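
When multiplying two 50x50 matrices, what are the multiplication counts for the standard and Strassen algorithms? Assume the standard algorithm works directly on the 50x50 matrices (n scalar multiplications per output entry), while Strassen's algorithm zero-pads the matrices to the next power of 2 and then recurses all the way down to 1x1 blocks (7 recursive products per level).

Matrix multiplication for 50x50 matrices:

Strassen's algorithm requires power-of-2 dimensions. Pad 50x50 to 64x64 (next power of 2).

Standard algorithm: 50^3 = 125000 multiplications
Strassen's algorithm: 7^(log2(64)) = 7^6 = 117649 multiplications
Savings: 125000 - 117649 = 7351 multiplications

Standard: 125000 multiplications (50^3). Strassen: 117649 multiplications (7^6, after padding to 64x64). Strassen reduces 8 recursive multiplications to 7 at each level.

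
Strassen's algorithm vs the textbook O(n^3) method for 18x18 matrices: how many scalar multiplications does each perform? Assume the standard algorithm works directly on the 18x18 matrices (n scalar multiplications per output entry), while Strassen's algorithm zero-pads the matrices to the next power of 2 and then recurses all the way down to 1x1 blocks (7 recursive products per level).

Matrix multiplication for 18x18 matrices:

Strassen's algorithm requires power-of-2 dimensions. Pad 18x18 to 32x32 (next power of 2).

Standard algorithm: 18^3 = 5832 multiplications
Strassen's algorithm: 7^(log2(32)) = 7^5 = 16807 multiplications
Difference: 5832 - 16807 = -10975 (Strassen uses MORE here due to padding overhead — for small or just-over-power-of-2 n, padding can outweigh the per-level savings)

Standard: 5832 multiplications (18^3). Strassen: 16807 multiplications (7^5, after padding to 32x32). Strassen reduces 8 recursive multiplications to 7 at each level.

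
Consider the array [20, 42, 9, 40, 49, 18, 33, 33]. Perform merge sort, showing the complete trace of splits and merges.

Merge sort trace:

Split: [20, 42, 9, 40, 49, 18, 33, 33] -> [20, 42, 9, 40] and [49, 18, 33, 33]
  Split: [20, 42, 9, 40] -> [20, 42] and [9, 40]
    Split: [20, 42] -> [20] and [42]
    Merge: [20] + [42] -> [20, 42]
    Split: [9, 40] -> [9] and [40]
    Merge: [9] + [40] -> [9, 40]
  Merge: [20, 42] + [9, 40] -> [9, 20, 40, 42]
  Split: [49, 18, 33, 33] -> [49, 18] and [33, 33]
    Split: [49, 18] -> [49] and [18]
    Merge: [49] + [18] -> [18, 49]
    Split: [33, 33] -> [33] and [33]
    Merge: [33] + [33] -> [33, 33]
  Merge: [18, 49] + [33, 33] -> [18, 33, 33, 49]
Merge: [9, 20, 40, 42] + [18, 33, 33, 49] -> [9, 18, 20, 33, 33, 40, 42, 49]

Final sorted array: [9, 18, 20, 33, 33, 40, 42, 49]

The merge sort proceeds by recursively splitting the array and merging sorted halves.
After all merges, the sorted array is [9, 18, 20, 33, 33, 40, 42, 49].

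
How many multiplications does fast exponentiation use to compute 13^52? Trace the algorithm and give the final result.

Computing 13^52 by squaring (build up from 13^1; each line after the first costs one multiplication):

13^1 = 13
13^2 = (13^1)^2 = 13^2 = 169
13^3 = 13 * 13^2 = 13 * 169 = 2197
13^6 = (13^3)^2 = 2197^2 = 4826809
13^12 = (13^6)^2 = 4826809^2 = 23298085122481
13^13 = 13 * 13^12 = 13 * 23298085122481 = 302875106592253
13^26 = (13^13)^2 = 302875106592253^2 = 91733330193268616658399616009
13^52 = (13^26)^2 = 91733330193268616658399616009^2 = 8415003868347247618489696679505181495471801448798649088081

Result: 8415003868347247618489696679505181495471801448798649088081
Multiplications needed: 7 (7 lines after 13^1)

13^52 = 8415003868347247618489696679505181495471801448798649088081. Using exponentiation by squaring, this requires 7 multiplications. The key idea: if the exponent is even, square the half-power; if odd, multiply by the base once.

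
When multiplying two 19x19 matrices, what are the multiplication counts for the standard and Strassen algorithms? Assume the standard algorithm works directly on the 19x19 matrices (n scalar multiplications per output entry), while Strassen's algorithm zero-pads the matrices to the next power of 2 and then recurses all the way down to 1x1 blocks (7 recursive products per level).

Matrix multiplication for 19x19 matrices:

Strassen's algorithm requires power-of-2 dimensions. Pad 19x19 to 32x32 (next power of 2).

Standard algorithm: 19^3 = 6859 multiplications
Strassen's algorithm: 7^(log2(32)) = 7^5 = 16807 multiplications
Difference: 6859 - 16807 = -9948 (Strassen uses MORE here due to padding overhead — for small or just-over-power-of-2 n, padding can outweigh the per-level savings)

Standard: 6859 multiplications (19^3). Strassen: 16807 multiplications (7^5, after padding to 32x32). Strassen reduces 8 recursive multiplications to 7 at each level.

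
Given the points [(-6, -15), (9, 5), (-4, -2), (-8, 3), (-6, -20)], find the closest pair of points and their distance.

Computing all pairwise distances among 5 points:

d((-6, -15), (9, 5)) = 25.0
d((-6, -15), (-4, -2)) = 13.1529
d((-6, -15), (-8, 3)) = 18.1108
d((-6, -15), (-6, -20)) = 5.0 <-- minimum
d((9, 5), (-4, -2)) = 14.7648
d((9, 5), (-8, 3)) = 17.1172
d((9, 5), (-6, -20)) = 29.1548
d((-4, -2), (-8, 3)) = 6.4031
d((-4, -2), (-6, -20)) = 18.1108
d((-8, 3), (-6, -20)) = 23.0868

Closest pair: (-6, -15) and (-6, -20) with distance 5.0

The closest pair is (-6, -15) and (-6, -20) with Euclidean distance 5.0. For 5 points, brute-force pairwise comparison is shown above. For large n, the divide-and-conquer algorithm (sort by x, recurse on halves, check the dividing strip) achieves O(n log n).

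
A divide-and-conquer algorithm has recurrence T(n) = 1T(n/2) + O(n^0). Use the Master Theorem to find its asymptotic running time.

Master Theorem for T(n) = 1T(n/2) + O(n^0):

a = 1, b = 2, c = 0
log_b(a) = log_2(1) = 0.0000

Case 2: c = 0 = log_2(1) = 0.0000
T(n) = O(n^0 log n) = O(log n)

For T(n) = 1T(n/2) + O(n^0): log_2(1) = 0.0000. This is Case 2 of the Master Theorem (c = log_b(a), equal work at all levels), giving O(log n).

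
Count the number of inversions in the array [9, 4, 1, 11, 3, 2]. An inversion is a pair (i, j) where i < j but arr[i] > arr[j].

Finding inversions in [9, 4, 1, 11, 3, 2]:

(0, 1): arr[0]=9 > arr[1]=4
(0, 2): arr[0]=9 > arr[2]=1
(0, 4): arr[0]=9 > arr[4]=3
(0, 5): arr[0]=9 > arr[5]=2
(1, 2): arr[1]=4 > arr[2]=1
(1, 4): arr[1]=4 > arr[4]=3
(1, 5): arr[1]=4 > arr[5]=2
(3, 4): arr[3]=11 > arr[4]=3
(3, 5): arr[3]=11 > arr[5]=2
(4, 5): arr[4]=3 > arr[5]=2

Total inversions: 10

The array has 10 inversion(s): (0,1), (0,2), (0,4), (0,5), (1,2), (1,4), (1,5), (3,4), (3,5), (4,5). Each pair (i,j) satisfies i < j and arr[i] > arr[j].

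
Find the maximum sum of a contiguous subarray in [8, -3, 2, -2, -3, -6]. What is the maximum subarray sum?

Using Kadane's algorithm on [8, -3, 2, -2, -3, -6]:

Scanning through the array:
Position 1 (value -3): max_ending_here = 5, max_so_far = 8
Position 2 (value 2): max_ending_here = 7, max_so_far = 8
Position 3 (value -2): max_ending_here = 5, max_so_far = 8
Position 4 (value -3): max_ending_here = 2, max_so_far = 8
Position 5 (value -6): max_ending_here = -4, max_so_far = 8

Maximum subarray: [8]
Maximum sum: 8

The maximum subarray is [8] with sum 8. This subarray runs from index 0 to index 0.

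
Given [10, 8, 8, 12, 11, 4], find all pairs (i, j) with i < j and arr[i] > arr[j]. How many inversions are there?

Finding inversions in [10, 8, 8, 12, 11, 4]:

(0, 1): arr[0]=10 > arr[1]=8
(0, 2): arr[0]=10 > arr[2]=8
(0, 5): arr[0]=10 > arr[5]=4
(1, 5): arr[1]=8 > arr[5]=4
(2, 5): arr[2]=8 > arr[5]=4
(3, 4): arr[3]=12 > arr[4]=11
(3, 5): arr[3]=12 > arr[5]=4
(4, 5): arr[4]=11 > arr[5]=4

Total inversions: 8

The array has 8 inversion(s): (0,1), (0,2), (0,5), (1,5), (2,5), (3,4), (3,5), (4,5). Each pair (i,j) satisfies i < j and arr[i] > arr[j].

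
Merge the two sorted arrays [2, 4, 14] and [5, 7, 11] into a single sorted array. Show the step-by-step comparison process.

Merging process:

Compare 2 vs 5: take 2 from left. Merged: [2]
Compare 4 vs 5: take 4 from left. Merged: [2, 4]
Compare 14 vs 5: take 5 from right. Merged: [2, 4, 5]
Compare 14 vs 7: take 7 from right. Merged: [2, 4, 5, 7]
Compare 14 vs 11: take 11 from right. Merged: [2, 4, 5, 7, 11]
Append remaining from left: [14]. Merged: [2, 4, 5, 7, 11, 14]

Final merged array: [2, 4, 5, 7, 11, 14]
Total comparisons: 5

The merged array is [2, 4, 5, 7, 11, 14], requiring 5 comparisons. The merge step runs in O(n) time where n is the total number of elements.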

**Required action**
Set down the lines from the one with "Merge the two" through the end of the data above. Keep each exactly as written and add no other line.

**Task answer**
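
Merge the two sorted arrays [2, 4, 14] and [5, 7, 11] into a single sorted array. Show the step-by-step comparison process.

Merging process:

Compare 2 vs 5: take 2 from left. Merged: [2]
Compare 4 vs 5: take 4 from left. Merged: [2, 4]
Compare 14 vs 5: take 5 from right. Merged: [2, 4, 5]
Compare 14 vs 7: take 7 from right. Merged: [2, 4, 5, 7]
Compare 14 vs 11: take 11 from right. Merged: [2, 4, 5, 7, 11]
Append remaining from left: [14]. Merged: [2, 4, 5, 7, 11, 14]

Final merged array: [2, 4, 5, 7, 11, 14]
Total comparisons: 5

The merged array is [2, 4, 5, 7, 11, 14], requiring 5 comparisons. The merge step runs in O(n) time where n is the total number of elements.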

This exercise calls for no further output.